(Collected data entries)
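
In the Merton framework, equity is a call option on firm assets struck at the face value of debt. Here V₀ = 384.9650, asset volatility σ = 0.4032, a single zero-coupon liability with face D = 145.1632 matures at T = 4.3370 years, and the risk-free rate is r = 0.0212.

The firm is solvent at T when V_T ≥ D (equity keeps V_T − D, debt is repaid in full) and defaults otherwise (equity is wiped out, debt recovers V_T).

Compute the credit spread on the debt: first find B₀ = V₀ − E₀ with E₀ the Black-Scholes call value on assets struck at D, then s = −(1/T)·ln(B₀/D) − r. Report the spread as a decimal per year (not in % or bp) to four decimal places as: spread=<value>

d₁ = [ln(V₀/D) + (r + σ²/2)T] / (σ√T)
   = [ln(384.9650/145.1632) + (0.0212 + 0.5·0.4032²)·4.3370] / (0.4032·√4.3370)
   = [0.975294 + 0.444478] / 0.839683 = 1.690843
d₂ = d₁ − σ√T = 1.690843 − 0.839683 = 0.851160
N(d₁) = 0.954567,  N(d₂) = 0.802660,  e^(−rT) = 0.912156
E₀ = V₀·N(d₁) − D·e^(−rT)·N(d₂)
   = 384.9650·0.954567 − 145.1632·0.912156·0.802660 = 261.193370
B₀ = V₀ − E₀ = 384.9650 − 261.193370 = 123.771630
spread = −(1/T)·ln(B₀/D) − r = −(1/4.3370)·ln(123.771630/145.1632) − 0.0212 = 0.01555823

spread=0.0156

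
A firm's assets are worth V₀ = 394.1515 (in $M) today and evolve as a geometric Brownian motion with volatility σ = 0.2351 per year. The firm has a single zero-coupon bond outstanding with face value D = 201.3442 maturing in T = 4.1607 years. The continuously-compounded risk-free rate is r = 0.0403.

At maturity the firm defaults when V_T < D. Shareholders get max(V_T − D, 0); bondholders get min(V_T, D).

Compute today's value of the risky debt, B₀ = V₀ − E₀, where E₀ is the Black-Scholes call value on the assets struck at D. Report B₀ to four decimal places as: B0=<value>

B0=168.2980

d₁ = [ln(V₀/D) + (r + σ²/2)T] / (σ√T)
   = [ln(394.1515/201.3442) + (0.0403 + 0.5·0.2351²)·4.1607] / (0.2351·√4.1607)
   = [0.671719 + 0.282661] / 0.479552 = 1.990150
d₂ = d₁ − σ√T = 1.990150 − 0.479552 = 1.510598
N(d₁) = 0.976713,  N(d₂) = 0.934555,  e^(−rT) = 0.845628
E₀ = V₀·N(d₁) − D·e^(−rT)·N(d₂)
   = 394.1515·0.976713 − 201.3442·0.845628·0.934555 = 225.853491
B₀ = V₀ − E₀ = 394.1515 − 225.853491 = 168.298009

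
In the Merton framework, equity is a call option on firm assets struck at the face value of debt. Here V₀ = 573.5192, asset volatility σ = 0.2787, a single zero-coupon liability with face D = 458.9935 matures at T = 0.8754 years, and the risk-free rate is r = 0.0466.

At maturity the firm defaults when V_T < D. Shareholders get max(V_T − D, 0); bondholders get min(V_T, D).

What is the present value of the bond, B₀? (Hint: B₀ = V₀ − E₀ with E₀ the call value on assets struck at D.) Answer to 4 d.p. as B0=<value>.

d₁ = [ln(V₀/D) + (r + σ²/2)T] / (σ√T)
   = [ln(573.5192/458.9935) + (0.0466 + 0.5·0.2787²)·0.8754] / (0.2787·√0.8754)
   = [0.222755 + 0.074791] / 0.260760 = 1.141077
d₂ = d₁ − σ√T = 1.141077 − 0.260760 = 0.880318
N(d₁) = 0.873081,  N(d₂) = 0.810656,  e^(−rT) = 0.960027
E₀ = V₀·N(d₁) − D·e^(−rT)·N(d₂)
   = 573.5192·0.873081 − 458.9935·0.960027·0.810656 = 143.516081
B₀ = V₀ − E₀ = 573.5192 − 143.516081 = 430.003119

B0=430.0031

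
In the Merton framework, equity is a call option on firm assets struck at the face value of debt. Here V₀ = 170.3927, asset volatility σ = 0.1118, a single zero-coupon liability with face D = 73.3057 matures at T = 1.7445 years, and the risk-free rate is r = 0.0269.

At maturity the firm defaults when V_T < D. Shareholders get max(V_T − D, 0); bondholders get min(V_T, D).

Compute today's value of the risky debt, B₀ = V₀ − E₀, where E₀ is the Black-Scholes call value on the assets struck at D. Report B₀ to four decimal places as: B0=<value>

d₁ = [ln(V₀/D) + (r + σ²/2)T] / (σ√T)
   = [ln(170.3927/73.3057) + (0.0269 + 0.5·0.1118²)·1.7445] / (0.1118·√1.7445)
   = [0.843467 + 0.057830] / 0.147665 = 6.103664
d₂ = d₁ − σ√T = 6.103664 − 0.147665 = 5.955999
N(d₁) = 1.000000,  N(d₂) = 1.000000,  e^(−rT) = 0.954157
E₀ = V₀·N(d₁) − D·e^(−rT)·N(d₂)
   = 170.3927·1.000000 − 73.3057·0.954157·1.000000 = 100.447553
B₀ = V₀ − E₀ = 170.3927 − 100.447553 = 69.945147

B0=69.9451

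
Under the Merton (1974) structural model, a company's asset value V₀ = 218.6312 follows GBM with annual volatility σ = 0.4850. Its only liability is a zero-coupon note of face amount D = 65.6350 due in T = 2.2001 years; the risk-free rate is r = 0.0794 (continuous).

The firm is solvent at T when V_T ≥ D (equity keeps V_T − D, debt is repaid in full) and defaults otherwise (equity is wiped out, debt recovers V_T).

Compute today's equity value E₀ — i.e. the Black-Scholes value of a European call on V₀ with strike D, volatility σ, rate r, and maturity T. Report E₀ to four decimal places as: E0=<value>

E0=164.3137

d₁ = [ln(V₀/D) + (r + σ²/2)T] / (σ√T)
   = [ln(218.6312/65.6350) + (0.0794 + 0.5·0.4850²)·2.2001] / (0.4850·√2.2001)
   = [1.203277 + 0.433447] / 0.719388 = 2.275163
d₂ = d₁ − σ√T = 2.275163 − 0.719388 = 1.555776
N(d₁) = 0.988552,  N(d₂) = 0.940119,  e^(−rT) = 0.839719
E₀ = V₀·N(d₁) − D·e^(−rT)·N(d₂)
   = 218.6312·0.988552 − 65.6350·0.839719·0.940119 = 164.313660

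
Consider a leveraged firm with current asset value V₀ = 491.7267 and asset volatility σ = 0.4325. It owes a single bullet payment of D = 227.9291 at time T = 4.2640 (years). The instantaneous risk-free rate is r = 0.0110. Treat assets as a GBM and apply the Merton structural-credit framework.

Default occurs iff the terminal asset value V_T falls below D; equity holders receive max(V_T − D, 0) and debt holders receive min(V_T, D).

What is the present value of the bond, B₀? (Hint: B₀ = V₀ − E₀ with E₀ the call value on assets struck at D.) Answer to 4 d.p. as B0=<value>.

B0=190.5670

d₁ = [ln(V₀/D) + (r + σ²/2)T] / (σ√T)
   = [ln(491.7267/227.9291) + (0.0110 + 0.5·0.4325²)·4.2640] / (0.4325·√4.2640)
   = [0.768888 + 0.445708] / 0.893089 = 1.359995
d₂ = d₁ − σ√T = 1.359995 − 0.893089 = 0.466906
N(d₁) = 0.913084,  N(d₂) = 0.679716,  e^(−rT) = 0.954179
E₀ = V₀·N(d₁) − D·e^(−rT)·N(d₂)
   = 491.7267·0.913084 − 227.9291·0.954179·0.679716 = 301.159662
B₀ = V₀ − E₀ = 491.7267 − 301.159662 = 190.567038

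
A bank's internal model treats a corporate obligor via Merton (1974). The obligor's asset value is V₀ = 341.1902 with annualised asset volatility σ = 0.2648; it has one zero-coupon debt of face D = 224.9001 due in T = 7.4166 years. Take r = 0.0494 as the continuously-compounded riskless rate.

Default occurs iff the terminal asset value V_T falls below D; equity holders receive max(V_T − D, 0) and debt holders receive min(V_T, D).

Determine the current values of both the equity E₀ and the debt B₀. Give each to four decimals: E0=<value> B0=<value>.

d₁ = [ln(V₀/D) + (r + σ²/2)T] / (σ√T)
   = [ln(341.1902/224.9001) + (0.0494 + 0.5·0.2648²)·7.4166] / (0.2648·√7.4166)
   = [0.416784 + 0.626402] / 0.721141 = 1.446577
d₂ = d₁ − σ√T = 1.446577 − 0.721141 = 0.725435
N(d₁) = 0.925992,  N(d₂) = 0.765907,  e^(−rT) = 0.693239
E₀ = V₀·N(d₁) − D·e^(−rT)·N(d₂)
   = 341.1902·0.925992 − 224.9001·0.693239·0.765907 = 196.527157
B₀ = V₀ − E₀ = 341.1902 − 196.527157 = 144.663043

E0=196.5272 B0=144.6630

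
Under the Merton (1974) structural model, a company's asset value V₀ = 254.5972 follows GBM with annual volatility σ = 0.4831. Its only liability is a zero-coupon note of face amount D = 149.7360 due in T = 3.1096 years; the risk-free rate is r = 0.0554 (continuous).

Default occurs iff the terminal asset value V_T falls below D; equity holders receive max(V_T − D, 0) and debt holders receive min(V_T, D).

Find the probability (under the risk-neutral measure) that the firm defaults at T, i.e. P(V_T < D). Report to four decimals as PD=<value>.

PD=0.3448

d₁ = [ln(V₀/D) + (r + σ²/2)T] / (σ√T)
   = [ln(254.5972/149.7360) + (0.0554 + 0.5·0.4831²)·3.1096] / (0.4831·√3.1096)
   = [0.530809 + 0.535140] / 0.851901 = 1.251258
d₂ = d₁ − σ√T = 1.251258 − 0.851901 = 0.399357
risk-neutral PD = N(−d₂) = N(-0.399357) = 0.344815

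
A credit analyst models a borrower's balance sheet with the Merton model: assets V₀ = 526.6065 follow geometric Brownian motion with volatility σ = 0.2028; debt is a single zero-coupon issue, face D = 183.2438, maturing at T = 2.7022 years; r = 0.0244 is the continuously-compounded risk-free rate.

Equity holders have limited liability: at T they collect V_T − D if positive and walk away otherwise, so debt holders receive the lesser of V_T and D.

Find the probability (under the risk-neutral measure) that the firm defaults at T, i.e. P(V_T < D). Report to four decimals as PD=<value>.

d₁ = [ln(V₀/D) + (r + σ²/2)T] / (σ√T)
   = [ln(526.6065/183.2438) + (0.0244 + 0.5·0.2028²)·2.7022] / (0.2028·√2.7022)
   = [1.055636 + 0.121502] / 0.333370 = 3.531023
d₂ = d₁ − σ√T = 3.531023 − 0.333370 = 3.197653
risk-neutral PD = N(−d₂) = N(-3.197653) = 0.000693

PD=0.0007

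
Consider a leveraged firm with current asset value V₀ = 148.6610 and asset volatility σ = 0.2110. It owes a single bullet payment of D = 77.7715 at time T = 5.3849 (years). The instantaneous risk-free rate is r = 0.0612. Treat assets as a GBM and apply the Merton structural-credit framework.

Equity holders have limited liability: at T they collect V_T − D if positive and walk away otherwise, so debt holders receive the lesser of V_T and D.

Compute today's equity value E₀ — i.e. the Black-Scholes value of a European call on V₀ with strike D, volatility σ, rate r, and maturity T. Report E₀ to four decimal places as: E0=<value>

E0=93.0984

d₁ = [ln(V₀/D) + (r + σ²/2)T] / (σ√T)
   = [ln(148.6610/77.7715) + (0.0612 + 0.5·0.2110²)·5.3849] / (0.2110·√5.3849)
   = [0.647894 + 0.449426] / 0.489634 = 2.241104
d₂ = d₁ − σ√T = 2.241104 − 0.489634 = 1.751470
N(d₁) = 0.987490,  N(d₂) = 0.960068,  e^(−rT) = 0.719243
E₀ = V₀·N(d₁) − D·e^(−rT)·N(d₂)
   = 148.6610·0.987490 − 77.7715·0.719243·0.960068 = 93.098373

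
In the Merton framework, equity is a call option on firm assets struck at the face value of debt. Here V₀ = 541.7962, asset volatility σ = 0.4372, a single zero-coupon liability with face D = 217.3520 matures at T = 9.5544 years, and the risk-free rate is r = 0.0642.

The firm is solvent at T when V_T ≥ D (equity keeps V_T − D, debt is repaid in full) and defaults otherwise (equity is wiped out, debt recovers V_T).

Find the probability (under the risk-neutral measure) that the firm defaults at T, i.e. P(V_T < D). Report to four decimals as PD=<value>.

d₁ = [ln(V₀/D) + (r + σ²/2)T] / (σ√T)
   = [ln(541.7962/217.3520) + (0.0642 + 0.5·0.4372²)·9.5544] / (0.4372·√9.5544)
   = [0.913372 + 1.526525] / 1.351394 = 1.805467
d₂ = d₁ − σ√T = 1.805467 − 1.351394 = 0.454073
risk-neutral PD = N(−d₂) = N(-0.454073) = 0.324888

PD=0.3249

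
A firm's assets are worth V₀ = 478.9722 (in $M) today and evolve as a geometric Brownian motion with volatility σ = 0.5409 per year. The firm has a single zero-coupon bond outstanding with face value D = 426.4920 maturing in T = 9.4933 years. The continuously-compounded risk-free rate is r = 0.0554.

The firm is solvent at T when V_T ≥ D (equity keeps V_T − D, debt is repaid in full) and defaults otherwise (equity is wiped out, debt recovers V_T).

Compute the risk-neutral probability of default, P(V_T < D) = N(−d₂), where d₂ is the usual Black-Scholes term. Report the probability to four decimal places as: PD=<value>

d₁ = [ln(V₀/D) + (r + σ²/2)T] / (σ√T)
   = [ln(478.9722/426.4920) + (0.0554 + 0.5·0.5409²)·9.4933] / (0.5409·√9.4933)
   = [0.116049 + 1.914670] / 1.666578 = 1.218496
d₂ = d₁ − σ√T = 1.218496 − 1.666578 = -0.448082
risk-neutral PD = N(−d₂) = N(0.448082) = 0.672953

PD=0.6730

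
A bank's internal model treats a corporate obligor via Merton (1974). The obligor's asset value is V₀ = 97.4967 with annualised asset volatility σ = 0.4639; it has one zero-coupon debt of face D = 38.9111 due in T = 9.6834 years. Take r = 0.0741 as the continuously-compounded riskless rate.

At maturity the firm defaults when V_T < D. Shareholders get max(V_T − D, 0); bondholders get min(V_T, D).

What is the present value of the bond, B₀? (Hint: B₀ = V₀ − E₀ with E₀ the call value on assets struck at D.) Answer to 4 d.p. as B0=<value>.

B0=15.6242

d₁ = [ln(V₀/D) + (r + σ²/2)T] / (σ√T)
   = [ln(97.4967/38.9111) + (0.0741 + 0.5·0.4639²)·9.6834] / (0.4639·√9.6834)
   = [0.918539 + 1.759489] / 1.443572 = 1.855141
d₂ = d₁ − σ√T = 1.855141 − 1.443572 = 0.411569
N(d₁) = 0.968212,  N(d₂) = 0.659672,  e^(−rT) = 0.487951
E₀ = V₀·N(d₁) − D·e^(−rT)·N(d₂)
   = 97.4967·0.968212 − 38.9111·0.487951·0.659672 = 81.872456
B₀ = V₀ − E₀ = 97.4967 − 81.872456 = 15.624244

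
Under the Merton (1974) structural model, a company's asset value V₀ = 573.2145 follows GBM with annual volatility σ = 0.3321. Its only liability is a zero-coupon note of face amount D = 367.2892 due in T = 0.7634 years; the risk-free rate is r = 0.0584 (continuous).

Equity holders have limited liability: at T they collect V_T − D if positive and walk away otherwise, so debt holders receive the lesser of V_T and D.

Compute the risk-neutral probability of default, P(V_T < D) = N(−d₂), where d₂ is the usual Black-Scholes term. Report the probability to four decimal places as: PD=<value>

PD=0.0615

d₁ = [ln(V₀/D) + (r + σ²/2)T] / (σ√T)
   = [ln(573.2145/367.2892) + (0.0584 + 0.5·0.3321²)·0.7634] / (0.3321·√0.7634)
   = [0.445110 + 0.086680] / 0.290165 = 1.832719
d₂ = d₁ − σ√T = 1.832719 − 0.290165 = 1.542554
risk-neutral PD = N(−d₂) = N(-1.542554) = 0.061469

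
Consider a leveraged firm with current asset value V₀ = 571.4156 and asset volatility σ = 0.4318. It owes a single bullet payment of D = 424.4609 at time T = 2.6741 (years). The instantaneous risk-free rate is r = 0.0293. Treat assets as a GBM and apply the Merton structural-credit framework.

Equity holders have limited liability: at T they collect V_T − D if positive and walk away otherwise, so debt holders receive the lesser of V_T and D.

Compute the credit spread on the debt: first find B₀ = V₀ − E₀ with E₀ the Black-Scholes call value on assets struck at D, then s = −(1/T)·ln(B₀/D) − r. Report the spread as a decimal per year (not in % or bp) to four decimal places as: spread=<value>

spread=0.0631

d₁ = [ln(V₀/D) + (r + σ²/2)T] / (σ√T)
   = [ln(571.4156/424.4609) + (0.0293 + 0.5·0.4318²)·2.6741] / (0.4318·√2.6741)
   = [0.297297 + 0.327646] / 0.706109 = 0.885052
d₂ = d₁ − σ√T = 0.885052 − 0.706109 = 0.178943
N(d₁) = 0.811936,  N(d₂) = 0.571009,  e^(−rT) = 0.924640
E₀ = V₀·N(d₁) − D·e^(−rT)·N(d₂)
   = 571.4156·0.811936 − 424.4609·0.924640·0.571009 = 239.846904
B₀ = V₀ − E₀ = 571.4156 − 239.846904 = 331.568696
spread = −(1/T)·ln(B₀/D) − r = −(1/2.6741)·ln(331.568696/424.4609) − 0.0293 = 0.06306187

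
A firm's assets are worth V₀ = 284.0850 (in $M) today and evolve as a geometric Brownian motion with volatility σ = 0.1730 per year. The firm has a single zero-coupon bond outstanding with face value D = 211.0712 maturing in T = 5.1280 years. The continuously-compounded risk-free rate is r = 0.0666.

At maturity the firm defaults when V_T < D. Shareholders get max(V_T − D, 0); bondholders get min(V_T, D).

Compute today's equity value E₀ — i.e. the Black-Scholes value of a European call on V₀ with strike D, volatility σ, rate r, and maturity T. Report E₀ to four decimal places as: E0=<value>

E0=135.8053

d₁ = [ln(V₀/D) + (r + σ²/2)T] / (σ√T)
   = [ln(284.0850/211.0712) + (0.0666 + 0.5·0.1730²)·5.1280] / (0.1730·√5.1280)
   = [0.297078 + 0.418263] / 0.391760 = 1.825967
d₂ = d₁ − σ√T = 1.825967 − 0.391760 = 1.434207
N(d₁) = 0.966072,  N(d₂) = 0.924243,  e^(−rT) = 0.710686
E₀ = V₀·N(d₁) − D·e^(−rT)·N(d₂)
   = 284.0850·0.966072 − 211.0712·0.710686·0.924243 = 135.805252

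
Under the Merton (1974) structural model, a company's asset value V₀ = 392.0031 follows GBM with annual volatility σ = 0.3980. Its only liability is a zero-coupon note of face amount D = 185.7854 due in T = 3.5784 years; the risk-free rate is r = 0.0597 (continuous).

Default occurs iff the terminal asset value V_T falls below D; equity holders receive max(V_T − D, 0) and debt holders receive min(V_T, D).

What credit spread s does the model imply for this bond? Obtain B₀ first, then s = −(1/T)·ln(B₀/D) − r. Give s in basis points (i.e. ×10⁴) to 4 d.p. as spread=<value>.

spread=159.8171

d₁ = [ln(V₀/D) + (r + σ²/2)T] / (σ√T)
   = [ln(392.0031/185.7854) + (0.0597 + 0.5·0.3980²)·3.5784] / (0.3980·√3.5784)
   = [0.746678 + 0.497047] / 0.752883 = 1.651949
d₂ = d₁ − σ√T = 1.651949 − 0.752883 = 0.899066
N(d₁) = 0.950728,  N(d₂) = 0.815691,  e^(−rT) = 0.807647
E₀ = V₀·N(d₁) − D·e^(−rT)·N(d₂)
   = 392.0031·0.950728 − 185.7854·0.807647·0.815691 = 250.294501
B₀ = V₀ − E₀ = 392.0031 − 250.294501 = 141.708599
spread = −(1/T)·ln(B₀/D) − r = −(1/3.5784)·ln(141.708599/185.7854) − 0.0597 = 0.01598171
in basis points: 0.01598171 × 10⁴ = 159.8171 bp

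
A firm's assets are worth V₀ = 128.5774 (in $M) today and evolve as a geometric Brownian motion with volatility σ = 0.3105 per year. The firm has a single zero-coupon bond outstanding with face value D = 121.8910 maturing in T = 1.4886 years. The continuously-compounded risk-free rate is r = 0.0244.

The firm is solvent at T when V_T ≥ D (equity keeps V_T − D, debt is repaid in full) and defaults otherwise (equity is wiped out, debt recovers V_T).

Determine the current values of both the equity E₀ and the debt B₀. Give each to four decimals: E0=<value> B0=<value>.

E0=24.5146 B0=104.0628

d₁ = [ln(V₀/D) + (r + σ²/2)T] / (σ√T)
   = [ln(128.5774/121.8910) + (0.0244 + 0.5·0.3105²)·1.4886] / (0.3105·√1.4886)
   = [0.053404 + 0.108080] / 0.378835 = 0.426264
d₂ = d₁ − σ√T = 0.426264 − 0.378835 = 0.047428
N(d₁) = 0.665042,  N(d₂) = 0.518914,  e^(−rT) = 0.964330
E₀ = V₀·N(d₁) − D·e^(−rT)·N(d₂)
   = 128.5774·0.665042 − 121.8910·0.964330·0.518914 = 24.514607
B₀ = V₀ − E₀ = 128.5774 − 24.514607 = 104.062793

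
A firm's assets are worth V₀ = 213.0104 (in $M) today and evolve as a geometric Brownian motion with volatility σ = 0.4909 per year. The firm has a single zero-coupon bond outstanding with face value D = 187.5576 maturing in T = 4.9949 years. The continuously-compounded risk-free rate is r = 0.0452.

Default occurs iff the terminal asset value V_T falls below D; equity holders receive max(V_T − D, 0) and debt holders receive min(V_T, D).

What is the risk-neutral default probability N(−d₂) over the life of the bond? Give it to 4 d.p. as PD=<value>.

d₁ = [ln(V₀/D) + (r + σ²/2)T] / (σ√T)
   = [ln(213.0104/187.5576) + (0.0452 + 0.5·0.4909²)·4.9949] / (0.4909·√4.9949)
   = [0.127255 + 0.827612] / 1.097126 = 0.870335
d₂ = d₁ − σ√T = 0.870335 − 1.097126 = -0.226791
risk-neutral PD = N(−d₂) = N(0.226791) = 0.589707

PD=0.5897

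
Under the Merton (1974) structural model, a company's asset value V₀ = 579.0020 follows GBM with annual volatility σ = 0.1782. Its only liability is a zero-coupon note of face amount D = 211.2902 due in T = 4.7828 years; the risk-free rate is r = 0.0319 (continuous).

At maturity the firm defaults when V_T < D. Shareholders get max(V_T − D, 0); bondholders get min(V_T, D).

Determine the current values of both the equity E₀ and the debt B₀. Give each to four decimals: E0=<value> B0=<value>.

E0=397.6611 B0=181.3409

d₁ = [ln(V₀/D) + (r + σ²/2)T] / (σ√T)
   = [ln(579.0020/211.2902) + (0.0319 + 0.5·0.1782²)·4.7828] / (0.1782·√4.7828)
   = [1.008073 + 0.228511] / 0.389717 = 3.173035
d₂ = d₁ − σ√T = 3.173035 − 0.389717 = 2.783319
N(d₁) = 0.999246,  N(d₂) = 0.997310,  e^(−rT) = 0.858498
E₀ = V₀·N(d₁) − D·e^(−rT)·N(d₂)
   = 579.0020·0.999246 − 211.2902·0.858498·0.997310 = 397.661131
B₀ = V₀ − E₀ = 579.0020 − 397.661131 = 181.340869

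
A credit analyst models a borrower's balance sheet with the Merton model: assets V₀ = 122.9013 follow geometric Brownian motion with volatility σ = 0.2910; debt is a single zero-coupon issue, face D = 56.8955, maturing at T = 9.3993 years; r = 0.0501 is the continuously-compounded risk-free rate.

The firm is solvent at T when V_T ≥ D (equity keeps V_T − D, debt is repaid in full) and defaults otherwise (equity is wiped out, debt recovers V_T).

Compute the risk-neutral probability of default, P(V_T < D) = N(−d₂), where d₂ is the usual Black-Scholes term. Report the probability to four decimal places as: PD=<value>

PD=0.1723

d₁ = [ln(V₀/D) + (r + σ²/2)T] / (σ√T)
   = [ln(122.9013/56.8955) + (0.0501 + 0.5·0.2910²)·9.3993] / (0.2910·√9.3993)
   = [0.770165 + 0.868876] / 0.892156 = 1.837169
d₂ = d₁ − σ√T = 1.837169 − 0.892156 = 0.945013
risk-neutral PD = N(−d₂) = N(-0.945013) = 0.172326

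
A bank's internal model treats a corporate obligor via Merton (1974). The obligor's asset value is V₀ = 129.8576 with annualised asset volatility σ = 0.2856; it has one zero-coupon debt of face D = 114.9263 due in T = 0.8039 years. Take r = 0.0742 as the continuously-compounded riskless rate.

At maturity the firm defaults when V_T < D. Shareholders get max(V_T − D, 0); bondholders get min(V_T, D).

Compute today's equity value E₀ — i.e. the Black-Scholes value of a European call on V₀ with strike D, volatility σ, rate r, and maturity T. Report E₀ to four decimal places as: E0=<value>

d₁ = [ln(V₀/D) + (r + σ²/2)T] / (σ√T)
   = [ln(129.8576/114.9263) + (0.0742 + 0.5·0.2856²)·0.8039] / (0.2856·√0.8039)
   = [0.122147 + 0.092435] / 0.256070 = 0.837984
d₂ = d₁ − σ√T = 0.837984 − 0.256070 = 0.581914
N(d₁) = 0.798980,  N(d₂) = 0.719688,  e^(−rT) = 0.942095
E₀ = V₀·N(d₁) − D·e^(−rT)·N(d₂)
   = 129.8576·0.798980 − 114.9263·0.942095·0.719688 = 25.832013

E0=25.8320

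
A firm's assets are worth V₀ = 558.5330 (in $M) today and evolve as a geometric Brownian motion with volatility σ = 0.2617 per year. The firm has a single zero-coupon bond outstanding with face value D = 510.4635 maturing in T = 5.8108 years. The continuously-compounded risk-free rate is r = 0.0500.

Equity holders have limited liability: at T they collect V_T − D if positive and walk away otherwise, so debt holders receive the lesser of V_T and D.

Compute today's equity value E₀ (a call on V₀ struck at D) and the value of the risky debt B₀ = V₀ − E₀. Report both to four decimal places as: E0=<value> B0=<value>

d₁ = [ln(V₀/D) + (r + σ²/2)T] / (σ√T)
   = [ln(558.5330/510.4635) + (0.0500 + 0.5·0.2617²)·5.8108] / (0.2617·√5.8108)
   = [0.089995 + 0.489522] / 0.630844 = 0.918637
d₂ = d₁ − σ√T = 0.918637 − 0.630844 = 0.287794
N(d₁) = 0.820857,  N(d₂) = 0.613248,  e^(−rT) = 0.747860
E₀ = V₀·N(d₁) − D·e^(−rT)·N(d₂)
   = 558.5330·0.820857 − 510.4635·0.747860·0.613248 = 224.365524
B₀ = V₀ − E₀ = 558.5330 − 224.365524 = 334.167476

E0=224.3655 B0=334.1675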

▶ AIM OF THE EXERCISE
Stop at the line containing "A firm's assets are worth V₀ = 394.1515". Please print exactly every line before it from the start of the records, plus that line itself, and nothing else.

▶ RESPONSE FOR THIS EXERCISE
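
In the Merton framework, equity is a call option on firm assets struck at the face value of debt. Here V₀ = 384.9650, asset volatility σ = 0.4032, a single zero-coupon liability with face D = 145.1632 matures at T = 4.3370 years, and the risk-free rate is r = 0.0212.

The firm is solvent at T when V_T ≥ D (equity keeps V_T − D, debt is repaid in full) and defaults otherwise (equity is wiped out, debt recovers V_T).

Compute the credit spread on the debt: first find B₀ = V₀ − E₀ with E₀ the Black-Scholes call value on assets struck at D, then s = −(1/T)·ln(B₀/D) − r. Report the spread as a decimal per year (not in % or bp) to four decimal places as: spread=<value>

d₁ = [ln(V₀/D) + (r + σ²/2)T] / (σ√T)
   = [ln(384.9650/145.1632) + (0.0212 + 0.5·0.4032²)·4.3370] / (0.4032·√4.3370)
   = [0.975294 + 0.444478] / 0.839683 = 1.690843
d₂ = d₁ − σ√T = 1.690843 − 0.839683 = 0.851160
N(d₁) = 0.954567,  N(d₂) = 0.802660,  e^(−rT) = 0.912156
E₀ = V₀·N(d₁) − D·e^(−rT)·N(d₂)
   = 384.9650·0.954567 − 145.1632·0.912156·0.802660 = 261.193370
B₀ = V₀ − E₀ = 384.9650 − 261.193370 = 123.771630
spread = −(1/T)·ln(B₀/D) − r = −(1/4.3370)·ln(123.771630/145.1632) − 0.0212 = 0.01555823

spread=0.0156

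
A firm's assets are worth V₀ = 394.1515 (in $M) today and evolve as a geometric Brownian motion with volatility σ = 0.2351 per year. The firm has a single zero-coupon bond outstanding with face value D = 201.3442 maturing in T = 4.1607 years. The continuously-compounded risk-free rate is r = 0.0403.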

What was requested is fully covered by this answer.